== Excerpted data ==

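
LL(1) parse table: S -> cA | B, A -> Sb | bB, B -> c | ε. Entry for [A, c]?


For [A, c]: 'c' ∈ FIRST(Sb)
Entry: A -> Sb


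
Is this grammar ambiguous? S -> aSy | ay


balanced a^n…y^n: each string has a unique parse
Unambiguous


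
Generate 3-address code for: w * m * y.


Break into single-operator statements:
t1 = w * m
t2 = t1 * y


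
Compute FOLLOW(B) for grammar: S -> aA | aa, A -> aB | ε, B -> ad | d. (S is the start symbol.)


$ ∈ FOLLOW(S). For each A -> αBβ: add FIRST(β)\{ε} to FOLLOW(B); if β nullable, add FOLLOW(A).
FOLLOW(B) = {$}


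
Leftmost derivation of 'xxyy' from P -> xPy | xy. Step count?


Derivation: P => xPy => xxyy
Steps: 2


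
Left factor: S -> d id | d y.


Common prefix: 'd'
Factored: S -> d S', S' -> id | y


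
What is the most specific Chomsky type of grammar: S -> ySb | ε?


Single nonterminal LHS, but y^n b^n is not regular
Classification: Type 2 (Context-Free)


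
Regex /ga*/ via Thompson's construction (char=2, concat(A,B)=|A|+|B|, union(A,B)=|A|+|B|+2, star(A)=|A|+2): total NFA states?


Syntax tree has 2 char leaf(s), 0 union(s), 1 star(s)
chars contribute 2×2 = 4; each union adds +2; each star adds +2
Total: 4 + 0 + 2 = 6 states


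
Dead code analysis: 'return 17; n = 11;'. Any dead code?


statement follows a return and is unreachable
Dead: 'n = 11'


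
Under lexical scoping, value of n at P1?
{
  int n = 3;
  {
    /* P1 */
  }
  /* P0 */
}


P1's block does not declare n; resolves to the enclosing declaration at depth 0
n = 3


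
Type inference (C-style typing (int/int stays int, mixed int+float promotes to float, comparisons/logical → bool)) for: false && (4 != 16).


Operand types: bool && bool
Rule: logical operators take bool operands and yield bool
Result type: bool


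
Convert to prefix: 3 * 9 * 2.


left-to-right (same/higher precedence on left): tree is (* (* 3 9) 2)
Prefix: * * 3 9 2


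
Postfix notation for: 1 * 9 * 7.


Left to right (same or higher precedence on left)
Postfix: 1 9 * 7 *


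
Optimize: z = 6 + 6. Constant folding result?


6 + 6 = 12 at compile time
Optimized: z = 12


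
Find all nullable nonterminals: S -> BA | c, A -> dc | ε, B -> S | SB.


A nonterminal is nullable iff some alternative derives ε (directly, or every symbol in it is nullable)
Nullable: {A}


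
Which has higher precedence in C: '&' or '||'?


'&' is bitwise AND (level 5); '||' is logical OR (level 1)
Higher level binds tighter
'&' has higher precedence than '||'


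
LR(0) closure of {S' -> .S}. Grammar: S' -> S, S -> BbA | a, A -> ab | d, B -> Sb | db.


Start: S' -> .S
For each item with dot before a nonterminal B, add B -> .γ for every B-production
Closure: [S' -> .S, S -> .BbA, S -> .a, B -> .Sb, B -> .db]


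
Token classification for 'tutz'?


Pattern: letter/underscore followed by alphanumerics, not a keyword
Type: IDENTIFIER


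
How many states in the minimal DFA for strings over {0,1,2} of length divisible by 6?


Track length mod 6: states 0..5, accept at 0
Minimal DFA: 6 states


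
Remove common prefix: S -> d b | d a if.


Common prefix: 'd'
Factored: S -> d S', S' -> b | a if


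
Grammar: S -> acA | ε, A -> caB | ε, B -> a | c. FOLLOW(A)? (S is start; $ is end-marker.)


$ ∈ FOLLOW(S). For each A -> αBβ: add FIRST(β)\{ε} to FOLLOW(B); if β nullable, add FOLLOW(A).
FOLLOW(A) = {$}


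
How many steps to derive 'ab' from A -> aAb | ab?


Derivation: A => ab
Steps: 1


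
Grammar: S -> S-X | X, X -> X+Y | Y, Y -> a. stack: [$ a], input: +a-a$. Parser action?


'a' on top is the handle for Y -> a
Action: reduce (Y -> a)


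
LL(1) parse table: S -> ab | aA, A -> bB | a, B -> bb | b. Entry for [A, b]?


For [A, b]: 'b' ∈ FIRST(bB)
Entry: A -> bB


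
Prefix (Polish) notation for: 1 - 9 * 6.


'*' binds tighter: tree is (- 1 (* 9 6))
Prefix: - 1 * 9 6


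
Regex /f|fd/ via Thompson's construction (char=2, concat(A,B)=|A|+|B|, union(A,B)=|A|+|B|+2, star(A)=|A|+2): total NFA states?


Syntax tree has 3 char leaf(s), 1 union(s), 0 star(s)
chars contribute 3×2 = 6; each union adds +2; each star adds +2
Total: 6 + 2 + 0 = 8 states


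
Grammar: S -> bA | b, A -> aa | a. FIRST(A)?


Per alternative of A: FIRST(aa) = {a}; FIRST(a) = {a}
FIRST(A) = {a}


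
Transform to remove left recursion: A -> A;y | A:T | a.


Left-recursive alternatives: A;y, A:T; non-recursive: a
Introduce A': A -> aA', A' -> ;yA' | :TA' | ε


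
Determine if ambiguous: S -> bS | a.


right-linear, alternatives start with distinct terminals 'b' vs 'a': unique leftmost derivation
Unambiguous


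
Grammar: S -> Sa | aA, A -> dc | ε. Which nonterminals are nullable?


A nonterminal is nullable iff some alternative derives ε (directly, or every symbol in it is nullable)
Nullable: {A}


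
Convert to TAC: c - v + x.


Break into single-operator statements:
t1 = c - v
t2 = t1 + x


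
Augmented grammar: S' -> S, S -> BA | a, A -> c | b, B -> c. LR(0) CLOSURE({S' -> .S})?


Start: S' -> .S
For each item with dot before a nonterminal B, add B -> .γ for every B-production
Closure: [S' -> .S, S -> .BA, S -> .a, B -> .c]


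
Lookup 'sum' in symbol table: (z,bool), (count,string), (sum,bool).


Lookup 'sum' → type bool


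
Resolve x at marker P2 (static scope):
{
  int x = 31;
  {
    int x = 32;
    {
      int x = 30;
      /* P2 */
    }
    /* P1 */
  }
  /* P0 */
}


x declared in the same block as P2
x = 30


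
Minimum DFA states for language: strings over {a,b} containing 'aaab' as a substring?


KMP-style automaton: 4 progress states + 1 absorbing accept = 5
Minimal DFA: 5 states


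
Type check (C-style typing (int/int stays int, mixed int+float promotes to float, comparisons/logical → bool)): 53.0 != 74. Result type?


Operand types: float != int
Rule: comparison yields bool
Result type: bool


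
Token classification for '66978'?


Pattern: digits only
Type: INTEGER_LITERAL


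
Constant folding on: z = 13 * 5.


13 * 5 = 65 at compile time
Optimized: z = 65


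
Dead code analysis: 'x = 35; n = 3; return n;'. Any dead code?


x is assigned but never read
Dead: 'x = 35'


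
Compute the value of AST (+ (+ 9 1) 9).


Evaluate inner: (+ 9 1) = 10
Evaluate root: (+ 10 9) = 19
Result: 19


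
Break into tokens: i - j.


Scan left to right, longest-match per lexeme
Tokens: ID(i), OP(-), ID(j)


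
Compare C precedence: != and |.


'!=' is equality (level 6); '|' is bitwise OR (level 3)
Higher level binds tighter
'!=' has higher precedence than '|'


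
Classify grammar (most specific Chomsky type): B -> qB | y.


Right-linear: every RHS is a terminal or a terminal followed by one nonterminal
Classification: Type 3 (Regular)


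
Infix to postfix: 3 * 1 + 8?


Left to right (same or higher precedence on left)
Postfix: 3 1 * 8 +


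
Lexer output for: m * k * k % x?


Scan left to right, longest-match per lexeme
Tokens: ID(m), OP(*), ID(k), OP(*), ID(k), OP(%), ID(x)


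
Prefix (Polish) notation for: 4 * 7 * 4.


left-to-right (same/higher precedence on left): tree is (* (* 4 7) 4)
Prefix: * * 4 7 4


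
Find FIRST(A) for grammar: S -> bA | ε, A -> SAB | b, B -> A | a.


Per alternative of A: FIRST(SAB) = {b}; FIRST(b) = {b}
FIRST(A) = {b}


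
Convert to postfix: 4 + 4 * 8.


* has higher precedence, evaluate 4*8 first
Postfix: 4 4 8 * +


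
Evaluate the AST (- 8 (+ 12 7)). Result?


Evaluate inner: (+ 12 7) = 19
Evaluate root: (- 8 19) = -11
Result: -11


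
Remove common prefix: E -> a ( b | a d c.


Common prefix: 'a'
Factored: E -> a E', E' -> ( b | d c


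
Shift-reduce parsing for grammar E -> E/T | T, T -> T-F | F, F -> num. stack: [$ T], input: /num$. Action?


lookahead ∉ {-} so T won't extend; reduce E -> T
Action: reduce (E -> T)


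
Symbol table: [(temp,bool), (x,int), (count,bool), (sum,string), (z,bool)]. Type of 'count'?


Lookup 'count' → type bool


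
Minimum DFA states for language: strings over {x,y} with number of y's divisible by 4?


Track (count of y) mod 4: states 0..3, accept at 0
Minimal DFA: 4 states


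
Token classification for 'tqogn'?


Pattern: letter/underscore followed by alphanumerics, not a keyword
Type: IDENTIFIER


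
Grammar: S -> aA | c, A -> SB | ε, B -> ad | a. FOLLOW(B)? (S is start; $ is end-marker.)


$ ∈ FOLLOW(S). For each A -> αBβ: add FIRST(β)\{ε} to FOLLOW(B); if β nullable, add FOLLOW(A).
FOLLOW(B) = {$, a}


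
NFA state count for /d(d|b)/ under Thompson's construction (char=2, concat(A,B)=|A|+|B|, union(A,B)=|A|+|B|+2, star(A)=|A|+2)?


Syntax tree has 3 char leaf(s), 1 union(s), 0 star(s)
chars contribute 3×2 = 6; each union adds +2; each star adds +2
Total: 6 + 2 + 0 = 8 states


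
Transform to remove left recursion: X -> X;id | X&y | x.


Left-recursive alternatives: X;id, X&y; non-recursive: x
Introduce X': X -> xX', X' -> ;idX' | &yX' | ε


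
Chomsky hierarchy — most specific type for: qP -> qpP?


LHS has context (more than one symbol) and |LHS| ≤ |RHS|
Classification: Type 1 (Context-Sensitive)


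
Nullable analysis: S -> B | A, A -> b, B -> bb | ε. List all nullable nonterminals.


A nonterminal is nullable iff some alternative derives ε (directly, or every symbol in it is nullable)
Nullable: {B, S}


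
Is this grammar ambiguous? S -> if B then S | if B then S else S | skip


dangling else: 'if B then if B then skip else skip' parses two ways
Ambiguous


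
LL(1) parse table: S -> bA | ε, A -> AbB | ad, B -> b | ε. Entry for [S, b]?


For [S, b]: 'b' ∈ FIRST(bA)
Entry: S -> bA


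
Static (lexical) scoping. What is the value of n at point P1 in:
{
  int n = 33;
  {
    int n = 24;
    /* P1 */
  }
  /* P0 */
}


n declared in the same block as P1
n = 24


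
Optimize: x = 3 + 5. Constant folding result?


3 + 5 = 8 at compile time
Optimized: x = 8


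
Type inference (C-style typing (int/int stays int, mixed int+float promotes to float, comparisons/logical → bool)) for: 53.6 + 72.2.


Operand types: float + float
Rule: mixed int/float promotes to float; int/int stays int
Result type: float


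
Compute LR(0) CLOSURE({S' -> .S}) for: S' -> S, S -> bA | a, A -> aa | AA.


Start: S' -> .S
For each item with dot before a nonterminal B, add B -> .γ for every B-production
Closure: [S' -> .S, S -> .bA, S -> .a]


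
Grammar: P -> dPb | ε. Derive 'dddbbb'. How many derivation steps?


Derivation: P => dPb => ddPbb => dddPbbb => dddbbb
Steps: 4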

===
== Excerpted data ==

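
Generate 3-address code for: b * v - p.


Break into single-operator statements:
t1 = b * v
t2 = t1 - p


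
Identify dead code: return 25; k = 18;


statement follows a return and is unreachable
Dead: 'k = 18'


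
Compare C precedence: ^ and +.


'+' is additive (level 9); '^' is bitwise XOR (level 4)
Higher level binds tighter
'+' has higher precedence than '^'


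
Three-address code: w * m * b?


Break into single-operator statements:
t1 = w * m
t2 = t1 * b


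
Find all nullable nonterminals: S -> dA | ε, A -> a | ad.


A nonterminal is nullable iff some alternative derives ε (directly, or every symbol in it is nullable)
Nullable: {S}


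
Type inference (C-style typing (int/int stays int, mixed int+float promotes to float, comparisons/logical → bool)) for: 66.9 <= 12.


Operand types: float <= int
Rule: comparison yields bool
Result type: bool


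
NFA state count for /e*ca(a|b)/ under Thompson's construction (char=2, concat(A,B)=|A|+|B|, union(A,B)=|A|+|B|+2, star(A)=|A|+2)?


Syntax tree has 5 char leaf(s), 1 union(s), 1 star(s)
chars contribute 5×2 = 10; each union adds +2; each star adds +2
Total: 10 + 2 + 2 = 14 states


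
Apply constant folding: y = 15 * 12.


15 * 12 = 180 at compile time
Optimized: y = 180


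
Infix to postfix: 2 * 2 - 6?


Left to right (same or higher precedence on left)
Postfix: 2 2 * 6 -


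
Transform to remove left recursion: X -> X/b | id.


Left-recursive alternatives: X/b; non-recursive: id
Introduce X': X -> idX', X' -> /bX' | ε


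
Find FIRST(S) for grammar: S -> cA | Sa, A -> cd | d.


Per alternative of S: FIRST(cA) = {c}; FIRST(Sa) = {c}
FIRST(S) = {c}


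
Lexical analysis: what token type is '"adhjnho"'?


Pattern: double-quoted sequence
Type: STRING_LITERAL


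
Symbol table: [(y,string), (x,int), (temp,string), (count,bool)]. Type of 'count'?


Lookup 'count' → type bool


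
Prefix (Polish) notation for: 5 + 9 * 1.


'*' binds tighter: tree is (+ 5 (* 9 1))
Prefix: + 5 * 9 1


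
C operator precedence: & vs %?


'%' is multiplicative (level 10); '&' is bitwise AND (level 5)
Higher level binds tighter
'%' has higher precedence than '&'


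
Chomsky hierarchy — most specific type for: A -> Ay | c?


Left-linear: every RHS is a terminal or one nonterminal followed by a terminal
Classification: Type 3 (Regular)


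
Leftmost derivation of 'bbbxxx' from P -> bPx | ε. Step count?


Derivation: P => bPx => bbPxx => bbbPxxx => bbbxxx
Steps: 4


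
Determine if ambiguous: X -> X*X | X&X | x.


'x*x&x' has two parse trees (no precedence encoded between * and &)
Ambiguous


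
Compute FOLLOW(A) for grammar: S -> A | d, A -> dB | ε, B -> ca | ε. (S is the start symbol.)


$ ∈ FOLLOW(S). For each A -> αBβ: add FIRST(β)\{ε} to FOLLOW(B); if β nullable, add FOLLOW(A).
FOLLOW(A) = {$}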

===
== Excerpted data ==

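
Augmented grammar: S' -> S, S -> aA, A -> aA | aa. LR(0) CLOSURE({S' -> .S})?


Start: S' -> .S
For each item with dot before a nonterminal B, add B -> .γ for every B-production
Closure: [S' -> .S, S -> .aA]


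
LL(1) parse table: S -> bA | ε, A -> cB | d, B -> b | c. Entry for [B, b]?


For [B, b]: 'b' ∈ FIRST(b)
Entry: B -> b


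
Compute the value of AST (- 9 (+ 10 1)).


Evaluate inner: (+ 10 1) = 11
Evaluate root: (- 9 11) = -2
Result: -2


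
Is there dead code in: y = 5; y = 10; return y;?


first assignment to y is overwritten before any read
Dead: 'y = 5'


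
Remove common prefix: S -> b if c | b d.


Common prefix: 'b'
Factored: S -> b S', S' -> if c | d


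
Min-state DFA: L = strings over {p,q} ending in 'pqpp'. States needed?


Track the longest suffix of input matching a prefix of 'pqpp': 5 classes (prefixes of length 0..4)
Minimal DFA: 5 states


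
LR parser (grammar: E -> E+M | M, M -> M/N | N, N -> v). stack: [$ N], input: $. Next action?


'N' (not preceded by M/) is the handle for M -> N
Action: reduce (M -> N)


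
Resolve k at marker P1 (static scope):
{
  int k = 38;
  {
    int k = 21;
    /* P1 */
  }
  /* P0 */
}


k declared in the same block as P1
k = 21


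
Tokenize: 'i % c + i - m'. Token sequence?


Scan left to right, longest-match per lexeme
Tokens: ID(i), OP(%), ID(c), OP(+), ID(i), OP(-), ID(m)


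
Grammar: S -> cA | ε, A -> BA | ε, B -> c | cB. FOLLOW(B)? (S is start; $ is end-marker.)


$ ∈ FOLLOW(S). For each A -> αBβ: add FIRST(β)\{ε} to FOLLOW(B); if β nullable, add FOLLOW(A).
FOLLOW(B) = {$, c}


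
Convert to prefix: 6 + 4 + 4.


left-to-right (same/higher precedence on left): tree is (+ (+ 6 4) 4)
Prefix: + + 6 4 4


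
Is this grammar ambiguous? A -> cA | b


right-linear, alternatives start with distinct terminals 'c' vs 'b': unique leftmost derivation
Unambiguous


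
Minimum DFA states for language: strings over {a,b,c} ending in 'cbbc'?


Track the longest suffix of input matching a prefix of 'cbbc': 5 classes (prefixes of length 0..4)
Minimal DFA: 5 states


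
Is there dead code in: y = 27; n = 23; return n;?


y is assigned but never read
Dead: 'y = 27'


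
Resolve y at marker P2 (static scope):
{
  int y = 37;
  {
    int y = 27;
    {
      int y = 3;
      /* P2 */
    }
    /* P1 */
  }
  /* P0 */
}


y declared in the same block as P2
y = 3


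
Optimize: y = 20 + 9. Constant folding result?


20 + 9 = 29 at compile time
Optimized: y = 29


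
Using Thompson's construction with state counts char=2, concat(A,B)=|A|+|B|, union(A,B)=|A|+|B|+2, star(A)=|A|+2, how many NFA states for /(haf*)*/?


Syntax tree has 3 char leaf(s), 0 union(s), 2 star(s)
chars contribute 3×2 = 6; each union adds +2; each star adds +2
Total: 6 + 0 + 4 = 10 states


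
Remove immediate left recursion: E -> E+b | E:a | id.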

===

For each line above that contains the word "scope", give the line as it is written.

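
Resolve x at marker P2 (static scope):
Resolve k at marker P1 (static scope):
Resolve y at marker P2 (static scope):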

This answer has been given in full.